#### THE PROBLEM:
Repeat exactly each line of the data provided below.

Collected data

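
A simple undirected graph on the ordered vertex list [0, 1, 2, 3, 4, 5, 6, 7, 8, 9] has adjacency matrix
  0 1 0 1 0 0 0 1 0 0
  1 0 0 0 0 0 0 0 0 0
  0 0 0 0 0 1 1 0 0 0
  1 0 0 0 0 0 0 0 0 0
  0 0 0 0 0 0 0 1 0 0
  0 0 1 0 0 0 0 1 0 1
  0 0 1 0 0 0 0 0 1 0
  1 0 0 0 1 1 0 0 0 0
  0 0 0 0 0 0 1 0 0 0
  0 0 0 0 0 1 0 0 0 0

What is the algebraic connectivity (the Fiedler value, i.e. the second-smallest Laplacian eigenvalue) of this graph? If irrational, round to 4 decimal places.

Each diagonal entry of L is the vertex degree and each off-diagonal entry is -1 where an edge is present, 0 otherwise; in the order [0, 1, 2, 3, 4, 5, 6, 7, 8, 9] the diagonal is [3, 1, 2, 1, 1, 3, 2, 3, 1, 1]. Computing the eigenvalues of L and sorting gives [0, 0.1614, 0.4439, 0.6905, 1, 1.4077, 2.4604, 3.0833, 3.9006, 4.8522]. The Fiedler value lambda_2 = 0.1614 is strictly positive, so the graph is connected. There is one zero in the spectrum, matching the 1 component.

0.1614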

#### RESULT OF THIS TASK:
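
A simple undirected graph on the ordered vertex list [0, 1, 2, 3, 4, 5, 6, 7, 8, 9] has adjacency matrix
  0 1 0 1 0 0 0 1 0 0
  1 0 0 0 0 0 0 0 0 0
  0 0 0 0 0 1 1 0 0 0
  1 0 0 0 0 0 0 0 0 0
  0 0 0 0 0 0 0 1 0 0
  0 0 1 0 0 0 0 1 0 1
  0 0 1 0 0 0 0 0 1 0
  1 0 0 0 1 1 0 0 0 0
  0 0 0 0 0 0 1 0 0 0
  0 0 0 0 0 1 0 0 0 0

What is the algebraic connectivity (the Fiedler value, i.e. the second-smallest Laplacian eigenvalue) of this graph? If irrational, round to 4 decimal places.

Each diagonal entry of L is the vertex degree and each off-diagonal entry is -1 where an edge is present, 0 otherwise; in the order [0, 1, 2, 3, 4, 5, 6, 7, 8, 9] the diagonal is [3, 1, 2, 1, 1, 3, 2, 3, 1, 1]. Computing the eigenvalues of L and sorting gives [0, 0.1614, 0.4439, 0.6905, 1, 1.4077, 2.4604, 3.0833, 3.9006, 4.8522]. The Fiedler value lambda_2 = 0.1614 is strictly positive, so the graph is connected. There is one zero in the spectrum, matching the 1 component.

0.1614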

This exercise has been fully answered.